• **Task data**:
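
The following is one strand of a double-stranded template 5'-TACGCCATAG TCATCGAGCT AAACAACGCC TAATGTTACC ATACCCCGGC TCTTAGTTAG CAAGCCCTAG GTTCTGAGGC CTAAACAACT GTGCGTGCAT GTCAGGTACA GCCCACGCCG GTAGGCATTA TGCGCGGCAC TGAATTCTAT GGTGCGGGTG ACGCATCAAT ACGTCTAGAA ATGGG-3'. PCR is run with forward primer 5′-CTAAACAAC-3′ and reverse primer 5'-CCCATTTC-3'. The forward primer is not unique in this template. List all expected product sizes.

167 bp, 105 bp

The forward primer CTAAACAAC matches the top strand at positions 19–27, 81–89.
The reverse primer's reverse complement is GAAATGGG, matching at positions 178–185.
Each forward site pairs with the reverse site to give a product ending at position 185: sizes 167, 105 bp.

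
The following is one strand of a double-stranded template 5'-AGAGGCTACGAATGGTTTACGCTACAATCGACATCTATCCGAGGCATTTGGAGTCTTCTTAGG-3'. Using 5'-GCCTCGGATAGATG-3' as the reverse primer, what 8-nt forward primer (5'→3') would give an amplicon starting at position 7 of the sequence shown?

5'-TACGAATG-3'

The reverse primer's reverse complement CATCTATCCGAGGC matches the template at positions 32–45; the product starts at position 7.
The forward primer is identical to the top strand over positions 7–14: TACGAATG.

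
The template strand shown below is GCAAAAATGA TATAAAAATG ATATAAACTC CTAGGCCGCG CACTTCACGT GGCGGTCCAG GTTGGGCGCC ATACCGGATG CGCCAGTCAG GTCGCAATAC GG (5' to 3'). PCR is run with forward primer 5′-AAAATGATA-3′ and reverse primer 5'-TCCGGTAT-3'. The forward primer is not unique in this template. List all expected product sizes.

75 bp, 64 bp

The forward primer AAAATGATA matches the top strand at positions 4–12, 15–23.
The reverse primer's reverse complement is ATACCGGA, matching at positions 71–78.
Each forward site pairs with the reverse site to give a product ending at position 78: sizes 75, 64 bp.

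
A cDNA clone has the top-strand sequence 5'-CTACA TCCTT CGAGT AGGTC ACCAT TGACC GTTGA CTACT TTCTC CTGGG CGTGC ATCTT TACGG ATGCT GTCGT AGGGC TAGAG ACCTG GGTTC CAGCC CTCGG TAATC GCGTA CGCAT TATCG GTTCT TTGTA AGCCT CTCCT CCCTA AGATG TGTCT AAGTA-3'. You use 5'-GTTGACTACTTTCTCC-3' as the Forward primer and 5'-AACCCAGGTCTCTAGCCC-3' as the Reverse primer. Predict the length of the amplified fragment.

Forward primer GTTGACTACTTTCTCC is found on the top strand at positions 31–46.
Reverse complement of the reverse primer: GGGCTAGAGACCTGGGTT. This occurs on the top strand at positions 77–94.
Product length = (reverse-primer end) − (forward-primer start) + 1 = 94 − 31 + 1 = 64 bp.

64 bp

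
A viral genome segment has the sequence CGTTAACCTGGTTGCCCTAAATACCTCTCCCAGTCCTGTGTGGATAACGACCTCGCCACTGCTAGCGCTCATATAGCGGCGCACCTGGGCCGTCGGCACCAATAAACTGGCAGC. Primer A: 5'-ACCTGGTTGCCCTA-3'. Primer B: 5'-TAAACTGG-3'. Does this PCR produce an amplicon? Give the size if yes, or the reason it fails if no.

No product — both primers anneal to the same strand and extend in the same direction.

Primer A (ACCTGGTTGCCCTA) matches the top strand at positions 6–19 (3' end points downstream).
Primer B (TAAACTGG) also matches the top strand directly, at positions 103–110 — its reverse complement CCAGTTTA is not present.
Both primers anneal to the bottom strand with 3' ends pointing the same way, so neither can prime synthesis back toward the other.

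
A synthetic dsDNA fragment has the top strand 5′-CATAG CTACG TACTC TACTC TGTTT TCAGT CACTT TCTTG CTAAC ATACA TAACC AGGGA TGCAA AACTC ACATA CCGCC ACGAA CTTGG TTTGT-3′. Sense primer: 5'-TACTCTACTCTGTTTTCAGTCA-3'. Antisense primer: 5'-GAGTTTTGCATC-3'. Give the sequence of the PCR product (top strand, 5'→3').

Scanning the template, TACTCTACTCTGTTTTCAGTCA occurs at positions 11–32; this primer anneals to the bottom strand there with its 3' end pointing downstream.
Reverse complement of the reverse primer: GATGCAAAACTC. This occurs on the top strand at positions 59–70.
The product is the template from position 11 through 70 (60 bp).

5'-TACTCTACTCTGTTTTCAGTCACTTTCTTGCTAACATACATAACCAGGGATGCAAAACTC-3'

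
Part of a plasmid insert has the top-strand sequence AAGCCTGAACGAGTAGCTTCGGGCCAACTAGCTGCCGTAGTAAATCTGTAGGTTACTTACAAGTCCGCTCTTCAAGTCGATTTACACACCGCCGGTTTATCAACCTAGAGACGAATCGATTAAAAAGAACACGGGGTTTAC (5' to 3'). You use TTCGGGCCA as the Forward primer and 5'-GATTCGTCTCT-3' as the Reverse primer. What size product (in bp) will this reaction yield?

Scanning the template, TTCGGGCCA occurs at positions 18–26; this primer anneals to the bottom strand there with its 3' end pointing downstream.
Taking the reverse complement of GATTCGTCTCT gives AGAGACGAATC, found at positions 107–117 on the template; the primer anneals here to the top strand with its 3' end pointing upstream.
The product runs from position 18 to position 117, so its length is 117 − 18 + 1 = 100 bp.

100 bp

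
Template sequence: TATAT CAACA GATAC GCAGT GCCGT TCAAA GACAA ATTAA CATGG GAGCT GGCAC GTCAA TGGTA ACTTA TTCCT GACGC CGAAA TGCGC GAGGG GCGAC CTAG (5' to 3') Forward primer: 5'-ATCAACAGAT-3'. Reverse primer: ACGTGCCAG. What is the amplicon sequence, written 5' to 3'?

5'-ATCAACAGATACGCAGTGCCGTTCAAAGACAAATTAACATGGGAGCTGGCACGT-3'

Forward primer ATCAACAGAT is found on the top strand at positions 4–13.
Reverse complement of the reverse primer: CTGGCACGT. This occurs on the top strand at positions 49–57.
The product is the template from position 4 through 57 (54 bp).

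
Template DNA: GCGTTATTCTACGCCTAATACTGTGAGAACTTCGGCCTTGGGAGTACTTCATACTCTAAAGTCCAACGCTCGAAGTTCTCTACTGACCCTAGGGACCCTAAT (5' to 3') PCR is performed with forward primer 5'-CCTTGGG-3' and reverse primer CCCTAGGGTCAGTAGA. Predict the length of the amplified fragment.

59 bp

The forward primer matches the template at positions 36–42.
Reverse complement of the reverse primer: TCTACTGACCCTAGGG. This occurs on the top strand at positions 79–94.
The product runs from position 36 to position 94, so its length is 94 − 36 + 1 = 59 bp.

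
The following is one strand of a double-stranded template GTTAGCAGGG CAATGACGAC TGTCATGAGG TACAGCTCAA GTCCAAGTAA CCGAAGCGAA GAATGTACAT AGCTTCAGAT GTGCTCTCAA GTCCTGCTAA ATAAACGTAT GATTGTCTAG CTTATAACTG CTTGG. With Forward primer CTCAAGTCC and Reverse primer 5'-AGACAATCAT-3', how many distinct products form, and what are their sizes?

The forward primer CTCAAGTCC matches the top strand at positions 36–44, 86–94.
The reverse primer's reverse complement is ATGATTGTCT, matching at positions 109–118.
Each forward site pairs with the reverse site to give a product ending at position 118: sizes 83, 33 bp.

Two products: 83 bp, 33 bp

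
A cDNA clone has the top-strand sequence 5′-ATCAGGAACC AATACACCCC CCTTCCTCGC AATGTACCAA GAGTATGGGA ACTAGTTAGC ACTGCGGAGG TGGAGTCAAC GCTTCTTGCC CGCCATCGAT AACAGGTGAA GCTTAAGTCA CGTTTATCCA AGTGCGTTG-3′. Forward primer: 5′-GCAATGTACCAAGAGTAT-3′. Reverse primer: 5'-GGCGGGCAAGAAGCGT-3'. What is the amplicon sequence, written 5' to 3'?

The forward primer matches the template at positions 29–46.
The reverse primer's reverse complement is ACGCTTCTTGCCCGCC, which matches the template at positions 79–94.
The product is the template from position 29 through 94 (66 bp).

5'-GCAATGTACCAAGAGTATGGGAACTAGTTAGCACTGCGGAGGTGGAGTCAACGCTTCTTGCCCGCC-3'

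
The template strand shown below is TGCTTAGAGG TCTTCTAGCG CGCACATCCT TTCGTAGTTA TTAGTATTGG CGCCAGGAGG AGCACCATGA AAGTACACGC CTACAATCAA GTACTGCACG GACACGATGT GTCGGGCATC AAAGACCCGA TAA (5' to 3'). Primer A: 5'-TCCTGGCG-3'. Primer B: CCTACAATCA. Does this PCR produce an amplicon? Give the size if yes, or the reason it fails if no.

Primer A (TCCTGGCG) has reverse complement CGCCAGGA, which matches the top strand at positions 51–58; primer A anneals to the top strand there with its 3' end pointing upstream toward position 51.
Primer B (CCTACAATCA) matches the top strand directly at positions 80–89; it anneals to the bottom strand with its 3' end pointing downstream toward position 89.
The 3' ends diverge (primer A extends toward position 1, primer B toward position 133), so the primers never converge on a shared product.

No product — the primers' 3' ends point away from each other.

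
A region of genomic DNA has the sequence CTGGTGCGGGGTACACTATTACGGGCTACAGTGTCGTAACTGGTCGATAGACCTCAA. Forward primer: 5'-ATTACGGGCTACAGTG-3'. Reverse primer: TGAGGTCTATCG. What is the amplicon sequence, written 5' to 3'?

5'-ATTACGGGCTACAGTGTCGTAACTGGTCGATAGACCTCA-3'

Forward primer ATTACGGGCTACAGTG is found on the top strand at positions 18–33.
The reverse primer's reverse complement is CGATAGACCTCA, which matches the template at positions 45–56.
The product is the template from position 18 through 56 (39 bp).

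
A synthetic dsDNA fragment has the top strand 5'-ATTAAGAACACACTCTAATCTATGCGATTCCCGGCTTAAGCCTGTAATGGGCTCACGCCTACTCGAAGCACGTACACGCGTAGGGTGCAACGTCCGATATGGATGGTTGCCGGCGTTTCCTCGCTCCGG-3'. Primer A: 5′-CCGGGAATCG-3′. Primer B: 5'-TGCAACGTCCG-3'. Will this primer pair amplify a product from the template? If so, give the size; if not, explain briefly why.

Primer A (CCGGGAATCG) has reverse complement CGATTCCCGG, which matches the top strand at positions 25–34; primer A anneals to the top strand there with its 3' end pointing upstream toward position 25.
Primer B (TGCAACGTCCG) matches the top strand directly at positions 86–96; it anneals to the bottom strand with its 3' end pointing downstream toward position 96.
The 3' ends diverge (primer A extends toward position 1, primer B toward position 129), so the primers never converge on a shared product.

No product — the primers' 3' ends point away from each other.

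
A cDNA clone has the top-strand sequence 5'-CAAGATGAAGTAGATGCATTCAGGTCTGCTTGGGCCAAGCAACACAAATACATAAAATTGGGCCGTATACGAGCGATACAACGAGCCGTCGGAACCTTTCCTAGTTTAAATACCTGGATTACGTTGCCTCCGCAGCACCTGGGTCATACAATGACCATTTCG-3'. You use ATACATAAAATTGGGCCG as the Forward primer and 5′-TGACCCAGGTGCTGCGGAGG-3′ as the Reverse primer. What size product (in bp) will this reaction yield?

Forward primer ATACATAAAATTGGGCCG is found on the top strand at positions 48–65.
Taking the reverse complement of TGACCCAGGTGCTGCGGAGG gives CCTCCGCAGCACCTGGGTCA, found at positions 127–146 on the template; the primer anneals here to the top strand with its 3' end pointing upstream.
Amplicon spans positions 48–146: 99 bp.

99 bp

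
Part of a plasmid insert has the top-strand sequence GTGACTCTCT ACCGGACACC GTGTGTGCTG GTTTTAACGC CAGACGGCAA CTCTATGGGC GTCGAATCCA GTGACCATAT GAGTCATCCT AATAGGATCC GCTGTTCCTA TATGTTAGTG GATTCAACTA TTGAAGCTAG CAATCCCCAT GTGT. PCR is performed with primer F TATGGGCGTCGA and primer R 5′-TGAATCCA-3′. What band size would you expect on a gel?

73 bp

Scanning the template, TATGGGCGTCGA occurs at positions 54–65; this primer anneals to the bottom strand there with its 3' end pointing downstream.
Taking the reverse complement of TGAATCCA gives TGGATTCA, found at positions 119–126 on the template; the primer anneals here to the top strand with its 3' end pointing upstream.
Amplicon spans positions 54–126: 73 bp.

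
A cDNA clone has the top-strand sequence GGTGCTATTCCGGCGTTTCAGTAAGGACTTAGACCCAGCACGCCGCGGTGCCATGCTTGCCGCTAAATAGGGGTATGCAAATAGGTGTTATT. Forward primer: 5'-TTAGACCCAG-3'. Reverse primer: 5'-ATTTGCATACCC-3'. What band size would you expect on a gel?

54 bp

Scanning the template, TTAGACCCAG occurs at positions 29–38; this primer anneals to the bottom strand there with its 3' end pointing downstream.
Taking the reverse complement of ATTTGCATACCC gives GGGTATGCAAAT, found at positions 71–82 on the template; the primer anneals here to the top strand with its 3' end pointing upstream.
Product length = (reverse-primer end) − (forward-primer start) + 1 = 82 − 29 + 1 = 54 bp.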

• **The task**:
Everything from the line with "Forward primer: 5'-TTAGACCCAG-3'." to the last line of the entries above is to be retyped exactly. Include both ends.

• **Output for this task**:
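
A cDNA clone has the top-strand sequence GGTGCTATTCCGGCGTTTCAGTAAGGACTTAGACCCAGCACGCCGCGGTGCCATGCTTGCCGCTAAATAGGGGTATGCAAATAGGTGTTATT. Forward primer: 5'-TTAGACCCAG-3'. Reverse primer: 5'-ATTTGCATACCC-3'. What band size would you expect on a gel?

54 bp

Scanning the template, TTAGACCCAG occurs at positions 29–38; this primer anneals to the bottom strand there with its 3' end pointing downstream.
Taking the reverse complement of ATTTGCATACCC gives GGGTATGCAAAT, found at positions 71–82 on the template; the primer anneals here to the top strand with its 3' end pointing upstream.
Product length = (reverse-primer end) − (forward-primer start) + 1 = 82 − 29 + 1 = 54 bp.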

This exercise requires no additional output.